__Exercise requirements__
Write out exactly the lines running from the one with "count for [Fe(NCS)4(en)]^-?" to the last line of the entries, keeping both the first and the last.

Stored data
# # # # # # #
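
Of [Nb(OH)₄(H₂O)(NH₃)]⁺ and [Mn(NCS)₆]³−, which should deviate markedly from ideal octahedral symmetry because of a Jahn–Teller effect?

[Nb(OH)₄(H₂O)(NH₃)]⁺: Summing ligand charges against the +1 overall charge gives an oxidation state of +5 for niobium. Group 5 minus oxidation state 5 gives a d⁰ configuration. The d⁰ configuration leaves the e_g set evenly filled (or empty) — no strong Jahn–Teller driving force.
[Mn(NCS)₆]³−: Each isothiocyanate is −1; balancing the −3 overall charge requires Mn(III). Group 7 minus oxidation state 3 gives a d⁴ configuration. Isothiocyanate is a weak-field ligand for a first-row metal, so the complex is high-spin. The t₂g³e_g¹ (high-spin) configuration has an unevenly filled e_g set; the Jahn–Teller theorem predicts a tetragonal distortion (typically axial elongation) to lift the degeneracy.

[Mn(NCS)₆]³−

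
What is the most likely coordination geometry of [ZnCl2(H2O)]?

Each chloride is −1; water is neutral; balancing the 0 overall charge requires Zn(II).
Zn sits in group 12, so the d-electron count is 12 − 2 = 10.
With 3 monodentate ligands the coordination number is 3.
Three ligands around a d¹⁰ centre minimise repulsion in a trigonal-planar arrangement.

trigonal planar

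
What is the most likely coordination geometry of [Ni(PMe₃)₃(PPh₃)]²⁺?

square planar

Trimethylphosphine is neutral; triphenylphosphine is neutral; balancing the +2 overall charge requires Ni(II).
Group 10 minus oxidation state 2 gives a d⁸ configuration.
With 4 monodentate ligands the coordination number is 4.
Trimethylphosphine and triphenylphosphine are strong-field ligands (high in the spectrochemical series).
A 3d d⁸ ion with strong-field ligands gains enough CFSE to favour square planar over tetrahedral.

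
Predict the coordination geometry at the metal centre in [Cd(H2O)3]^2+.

Water is neutral; balancing the +2 overall charge requires Cd(II).
Group 12 minus oxidation state 2 gives a d¹⁰ configuration.
With 3 monodentate ligands the coordination number is 3.
Three ligands around a d¹⁰ centre minimise repulsion in a trigonal-planar arrangement.

trigonal planar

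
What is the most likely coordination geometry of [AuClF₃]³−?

Summing ligand charges against the −3 overall charge gives an oxidation state of +1 for gold.
Group 11 minus oxidation state 1 gives a d¹⁰ configuration.
With 4 monodentate ligands the coordination number is 4.
A d¹⁰ ion has no crystal-field stabilisation preference between square planar and tetrahedral, so four ligands adopt the sterically favoured tetrahedral geometry.

tetrahedral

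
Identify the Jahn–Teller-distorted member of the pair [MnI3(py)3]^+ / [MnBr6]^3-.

[MnBr6]^3-

[MnI3(py)3]^+: Summing ligand charges against the +1 overall charge gives an oxidation state of +4 for manganese. Group 7 minus oxidation state 4 gives a d³ configuration. The d³ configuration leaves the e_g set evenly filled (or empty) — no strong Jahn–Teller driving force.
[MnBr6]^3-: Each bromide is −1; balancing the −3 overall charge requires Mn(III). Group 7 minus oxidation state 3 gives a d⁴ configuration. Bromide is a weak-field ligand for a first-row metal, so the complex is high-spin. The t₂g³e_g¹ (high-spin) configuration has an unevenly filled e_g set; the Jahn–Teller theorem predicts a tetragonal distortion (typically axial elongation) to lift the degeneracy.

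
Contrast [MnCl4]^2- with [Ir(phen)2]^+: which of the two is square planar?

[Ir(phen)2]^+

For [MnCl4]^2-: Each chloride is −1; balancing the −2 overall charge requires Mn(II). Group 7 minus oxidation state 2 gives a d⁵ configuration. A high-spin d⁵ ion has zero CFSE in either geometry, so four ligands adopt the sterically favoured tetrahedral geometry. → tetrahedral.
For [Ir(phen)2]^+: 1,10-phenanthroline is neutral; balancing the +1 overall charge requires Ir(I). Ir sits in group 9, so the d-electron count is 9 − 1 = 8. A 5d d⁸ ion has a large crystal-field splitting; square planar leaves the high-energy d_{x²−y²} orbital empty and maximises CFSE. → square planar.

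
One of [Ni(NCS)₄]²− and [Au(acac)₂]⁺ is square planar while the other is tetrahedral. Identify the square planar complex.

For [Ni(NCS)₄]²−: Summing ligand charges against the −2 overall charge gives an oxidation state of +2 for nickel. Nickel is a group-10 element; Ni(II) is therefore d⁸. Isothiocyanate is a weak-field ligand. With weak-field ligands the CFSE gain from square planar is small, so a 3d d⁸ ion takes the sterically preferred tetrahedral geometry. → tetrahedral.
For [Au(acac)₂]⁺: Each acetylacetonate is −1; balancing the +1 overall charge requires Au(III). Au sits in group 11, so the d-electron count is 11 − 3 = 8. A 5d d⁸ ion has a large crystal-field splitting; square planar leaves the high-energy d_{x²−y²} orbital empty and maximises CFSE. → square planar.

[Au(acac)₂]⁺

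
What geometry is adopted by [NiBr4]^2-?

Each bromide is −1; balancing the −2 overall charge requires Ni(II).
Nickel is a group-10 element; Ni(II) is therefore d⁸.
Coordination number: 4.
Bromide is a weak-field ligand.
With weak-field ligands the CFSE gain from square planar is small, so a 3d d⁸ ion takes the sterically preferred tetrahedral geometry.

tetrahedral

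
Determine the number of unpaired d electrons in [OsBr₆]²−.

Summing ligand charges against the −2 overall charge gives an oxidation state of +4 for osmium.
Group 8 minus oxidation state 4 gives a d⁴ configuration.
The spin state decides the count: a 5d ion has a large Δₒ and is invariably low-spin.
An octahedral low-spin d⁴ ion is t₂g⁴e_g⁰, giving 2 unpaired electrons.

2 unpaired electrons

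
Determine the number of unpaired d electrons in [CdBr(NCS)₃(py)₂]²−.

Ligand charges: each bromide is −1; each isothiocyanate is −1; pyridine is neutral. With an overall charge of −2 the cadmium centre must be in the +2 oxidation state.
Cd sits in group 12, so the d-electron count is 12 − 2 = 10.
In an octahedral field the d¹⁰ configuration is t₂g⁶e_g⁴, giving 0 unpaired electrons.

0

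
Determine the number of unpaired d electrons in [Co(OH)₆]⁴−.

Summing ligand charges against the −4 overall charge gives an oxidation state of +2 for cobalt.
Co sits in group 9, so the d-electron count is 9 − 2 = 7.
The spin state decides the count: Hydroxide is a weak-field ligand for a first-row metal, so the complex is high-spin.
An octahedral high-spin d⁷ ion is t₂g⁵e_g², giving 3 unpaired electrons.

3 unpaired electrons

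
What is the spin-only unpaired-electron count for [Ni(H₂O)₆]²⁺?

Ligand charges: water is neutral. With an overall charge of +2 the nickel centre must be in the +2 oxidation state.
Nickel is a group-10 element; Ni(II) is therefore d⁸.
In an octahedral field the d⁸ configuration is t₂g⁶e_g² (only one arrangement possible), giving 2 unpaired electrons.

2 unpaired electrons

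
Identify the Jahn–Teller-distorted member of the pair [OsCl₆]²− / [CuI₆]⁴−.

[OsCl₆]²−: Each chloride is −1; balancing the −2 overall charge requires Os(IV). Group 8 minus oxidation state 4 gives a d⁴ configuration. A 5d ion has a large Δₒ and is invariably low-spin. The d⁴ configuration leaves the e_g set evenly filled (or empty) — no strong Jahn–Teller driving force.
[CuI₆]⁴−: Ligand charges: each iodide is −1. With an overall charge of −4 the copper centre must be in the +2 oxidation state. Copper is a group-11 element; Cu(II) is therefore d⁹. The t₂g⁶e_g³ configuration has an unevenly filled e_g set; the Jahn–Teller theorem predicts a tetragonal distortion (typically axial elongation) to lift the degeneracy.

[CuI₆]⁴−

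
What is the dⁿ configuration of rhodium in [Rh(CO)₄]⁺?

d⁸

Ligand charges: carbonyl is neutral. With an overall charge of +1 the rhodium centre must be in the +1 oxidation state.
Rhodium is a group-9 element; Rh(I) is therefore d⁸.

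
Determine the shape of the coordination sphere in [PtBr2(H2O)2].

Each bromide is −1; water is neutral; balancing the 0 overall charge requires Pt(II).
Pt sits in group 10, so the d-electron count is 10 − 2 = 8.
With 4 monodentate ligands the coordination number is 4.
A 5d d⁸ ion has a large crystal-field splitting; square planar leaves the high-energy d_{x²−y²} orbital empty and maximises CFSE.

square planar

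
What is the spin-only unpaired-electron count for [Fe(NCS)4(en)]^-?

Ligand charges: each isothiocyanate is −1; ethylenediamine is neutral. With an overall charge of −1 the iron centre must be in the +3 oxidation state.
Group 8 minus oxidation state 3 gives a d⁵ configuration.
Counting donor atoms: 4×isothiocyanate (monodentate) → 4 donors; 1×ethylenediamine (bidentate) → 2 donors. Coordination number = 6.
The spin state decides the count: Isothiocyanate is a weak-field ligand for a first-row metal, so the complex is high-spin.
An octahedral high-spin d⁵ ion is t₂g³e_g², giving 5 unpaired electrons.

5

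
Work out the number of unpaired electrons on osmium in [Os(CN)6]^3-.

1 unpaired electron

Each cyanide is −1; balancing the −3 overall charge requires Os(III).
Os sits in group 8, so the d-electron count is 8 − 3 = 5.
The spin state decides the count: a 5d ion has a large Δₒ and is invariably low-spin.
An octahedral low-spin d⁵ ion is t₂g⁵e_g⁰, giving 1 unpaired electron.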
# # # # # # #
__Answer area__
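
What is the spin-only unpaired-electron count for [Fe(NCS)4(en)]^-?

Ligand charges: each isothiocyanate is −1; ethylenediamine is neutral. With an overall charge of −1 the iron centre must be in the +3 oxidation state.
Group 8 minus oxidation state 3 gives a d⁵ configuration.
Counting donor atoms: 4×isothiocyanate (monodentate) → 4 donors; 1×ethylenediamine (bidentate) → 2 donors. Coordination number = 6.
The spin state decides the count: Isothiocyanate is a weak-field ligand for a first-row metal, so the complex is high-spin.
An octahedral high-spin d⁵ ion is t₂g³e_g², giving 5 unpaired electrons.

5

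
Work out the number of unpaired electrons on osmium in [Os(CN)6]^3-.

1 unpaired electron

Each cyanide is −1; balancing the −3 overall charge requires Os(III).
Os sits in group 8, so the d-electron count is 8 − 3 = 5.
The spin state decides the count: a 5d ion has a large Δₒ and is invariably low-spin.
An octahedral low-spin d⁵ ion is t₂g⁵e_g⁰, giving 1 unpaired electron.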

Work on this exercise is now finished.